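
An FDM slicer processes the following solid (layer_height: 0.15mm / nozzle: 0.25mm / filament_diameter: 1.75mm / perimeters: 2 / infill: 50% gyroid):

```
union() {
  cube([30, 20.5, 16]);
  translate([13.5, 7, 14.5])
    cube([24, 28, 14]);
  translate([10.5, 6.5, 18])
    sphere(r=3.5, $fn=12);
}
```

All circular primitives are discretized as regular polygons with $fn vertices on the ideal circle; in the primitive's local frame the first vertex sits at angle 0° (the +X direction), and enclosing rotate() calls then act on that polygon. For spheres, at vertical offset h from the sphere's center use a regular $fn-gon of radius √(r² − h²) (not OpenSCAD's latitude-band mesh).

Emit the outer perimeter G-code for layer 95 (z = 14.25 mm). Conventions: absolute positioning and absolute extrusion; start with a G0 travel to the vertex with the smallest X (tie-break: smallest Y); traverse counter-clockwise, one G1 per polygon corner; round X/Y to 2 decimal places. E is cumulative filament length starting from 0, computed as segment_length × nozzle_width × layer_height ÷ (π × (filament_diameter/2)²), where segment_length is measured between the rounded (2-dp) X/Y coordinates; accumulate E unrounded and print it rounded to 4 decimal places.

G0 X0.00 Y0.00 Z14.25
G1 X30.00 Y0.00 E0.4677
G1 X30.00 Y20.50 E0.7873
G1 X0.00 Y20.50 E1.2551
G1 X0.00 Y0.00 E1.5747

At z = 14.25 mm: the cube is present — its section is the full 30×20.5 rectangle; the cube at (13.5, 7) is not intersected at this z (z outside [14.5, 28.5]); the sphere at (10.5, 6.5) is not intersected at this z (|z−center|=3.750 > r=3.5); Merging all regions: only the 30×20.5 cube is present, so the union is just that shape — 1 connected region. The outline is a single polygon with 4 vertices. Extrusion per mm of travel: 0.25 × 0.15 / (π × 0.875²) = 0.015591. Accumulating E over each segment gives final E = 1.5747.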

^^^^^^^^^^^^^^^^

### DIRECTIONS:
Reproduce the data in its entirety, matching each character.

### SOLUTION:
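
An FDM slicer processes the following solid (layer_height: 0.15mm / nozzle: 0.25mm / filament_diameter: 1.75mm / perimeters: 2 / infill: 50% gyroid):

```
union() {
  cube([30, 20.5, 16]);
  translate([13.5, 7, 14.5])
    cube([24, 28, 14]);
  translate([10.5, 6.5, 18])
    sphere(r=3.5, $fn=12);
}
```

All circular primitives are discretized as regular polygons with $fn vertices on the ideal circle; in the primitive's local frame the first vertex sits at angle 0° (the +X direction), and enclosing rotate() calls then act on that polygon. For spheres, at vertical offset h from the sphere's center use a regular $fn-gon of radius √(r² − h²) (not OpenSCAD's latitude-band mesh).

Emit the outer perimeter G-code for layer 95 (z = 14.25 mm). Conventions: absolute positioning and absolute extrusion; start with a G0 travel to the vertex with the smallest X (tie-break: smallest Y); traverse counter-clockwise, one G1 per polygon corner; round X/Y to 2 decimal places. E is cumulative filament length starting from 0, computed as segment_length × nozzle_width × layer_height ÷ (π × (filament_diameter/2)²), where segment_length is measured between the rounded (2-dp) X/Y coordinates; accumulate E unrounded and print it rounded to 4 decimal places.

G0 X0.00 Y0.00 Z14.25
G1 X30.00 Y0.00 E0.4677
G1 X30.00 Y20.50 E0.7873
G1 X0.00 Y20.50 E1.2551
G1 X0.00 Y0.00 E1.5747

At z = 14.25 mm: the cube is present — its section is the full 30×20.5 rectangle; the cube at (13.5, 7) is not intersected at this z (z outside [14.5, 28.5]); the sphere at (10.5, 6.5) is not intersected at this z (|z−center|=3.750 > r=3.5); Merging all regions: only the 30×20.5 cube is present, so the union is just that shape — 1 connected region. The outline is a single polygon with 4 vertices. Extrusion per mm of travel: 0.25 × 0.15 / (π × 0.875²) = 0.015591. Accumulating E over each segment gives final E = 1.5747.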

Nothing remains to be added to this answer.